▶ _Directions for this task_: Answer with a bare number: the count of lines in the records below that have the word "starts".

▶ _Material for this task_:
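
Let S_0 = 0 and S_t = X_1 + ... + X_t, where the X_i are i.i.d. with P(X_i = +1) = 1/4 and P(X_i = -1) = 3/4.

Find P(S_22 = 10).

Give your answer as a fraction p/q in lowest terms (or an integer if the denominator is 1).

Answer: 54392877/17592186044416

Derivation:
To reach position 10 after 22 steps: need 16 steps of +1 and 6 steps of -1.
Number of such sequences: C(22,16) = 74613
Each has probability (1/4)^16 · (3/4)^6 = 729/17592186044416
P = 74613 · 729/17592186044416 = 54392877/17592186044416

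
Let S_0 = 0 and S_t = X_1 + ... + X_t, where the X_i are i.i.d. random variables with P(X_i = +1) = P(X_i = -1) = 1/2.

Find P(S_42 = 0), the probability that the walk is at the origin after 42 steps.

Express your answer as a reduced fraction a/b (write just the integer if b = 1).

To return to 0 after 42 steps: need exactly 21 steps of +1 and 21 of -1.
Favorable paths: C(42,21) = 538257874440
Total paths: 2^42 = 4398046511104
P = 538257874440/4398046511104 = 67282234305/549755813888

Answer: 67282234305/549755813888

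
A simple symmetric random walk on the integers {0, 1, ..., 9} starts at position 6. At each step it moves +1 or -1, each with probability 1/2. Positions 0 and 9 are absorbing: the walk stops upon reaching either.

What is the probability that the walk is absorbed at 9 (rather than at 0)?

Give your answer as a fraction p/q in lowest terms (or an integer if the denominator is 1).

Symmetric walk (p = 1/2): the harmonic-function argument gives P(hit 9 before 0 | start at 6) = a/N.
P = 6/9 = 2/3

Answer: 2/3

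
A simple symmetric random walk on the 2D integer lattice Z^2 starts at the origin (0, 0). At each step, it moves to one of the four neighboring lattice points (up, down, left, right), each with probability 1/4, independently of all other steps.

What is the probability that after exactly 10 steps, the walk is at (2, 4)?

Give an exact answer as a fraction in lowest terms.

Let h be the number of horizontal steps (so 10-h are vertical). To end at (2,4) need (h+2)/2 right-steps and ((10-h)+4)/2 up-steps.
Sum over h with 2 ≤ h ≤ 6, h ≡ 0 (mod 2), 10-h ≡ 0 (mod 2):
h=2: C(10,2)·C(2,2)·C(8,6) = 45·1·28 = 1260
h=4: C(10,4)·C(4,3)·C(6,5) = 210·4·6 = 5040
h=6: C(10,6)·C(6,4)·C(4,4) = 210·15·1 = 3150
Total favorable: 9450
Total paths: 4^10 = 1048576
P = 9450/1048576 = 4725/524288

Answer: 4725/524288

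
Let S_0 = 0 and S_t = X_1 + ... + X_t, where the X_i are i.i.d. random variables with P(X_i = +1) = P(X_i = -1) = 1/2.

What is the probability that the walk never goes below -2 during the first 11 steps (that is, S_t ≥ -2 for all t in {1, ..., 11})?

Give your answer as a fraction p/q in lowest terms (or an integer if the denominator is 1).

Let f(t,s) = #length-t paths at position s with S_1..S_t all ≥ -2.
f(t,s) = f(t-1,s-1) + f(t-1,s+1) for s ≥ -2; f(t,s) = 0 for s < -2.
t=0: f(0,0)=1
t=1: f(1,-1)=1 f(1,1)=1
t=2: f(2,-2)=1 f(2,0)=2 f(2,2)=1
t=3: f(3,-1)=3 f(3,1)=3 f(3,3)=1
t=4: f(4,-2)=3 f(4,0)=6 f(4,2)=4 f(4,4)=1
t=5: f(5,-1)=9 f(5,1)=10 f(5,3)=5 f(5,5)=1
t=6: f(6,-2)=9 f(6,0)=19 f(6,2)=15 f(6,4)=6 f(6,6)=1
t=7: f(7,-1)=28 f(7,1)=34 f(7,3)=21 f(7,5)=7 f(7,7)=1
t=8: f(8,-2)=28 f(8,0)=62 f(8,2)=55 f(8,4)=28 f(8,6)=8 f(8,8)=1
t=9: f(9,-1)=90 f(9,1)=117 f(9,3)=83 f(9,5)=36 f(9,7)=9 f(9,9)=1
t=10: f(10,-2)=90 f(10,0)=207 f(10,2)=200 f(10,4)=119 f(10,6)=45 f(10,8)=10 f(10,10)=1
t=11: f(11,-1)=297 f(11,1)=407 f(11,3)=319 f(11,5)=164 f(11,7)=55 f(11,9)=11 f(11,11)=1
Σ_s f(11,s) = 1254
P = 1254/2048 = 627/1024

Answer: 627/1024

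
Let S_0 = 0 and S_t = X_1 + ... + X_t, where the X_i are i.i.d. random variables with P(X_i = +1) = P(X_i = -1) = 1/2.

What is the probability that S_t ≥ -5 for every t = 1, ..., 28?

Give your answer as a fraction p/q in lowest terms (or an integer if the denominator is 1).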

▶ _Answer section_: 2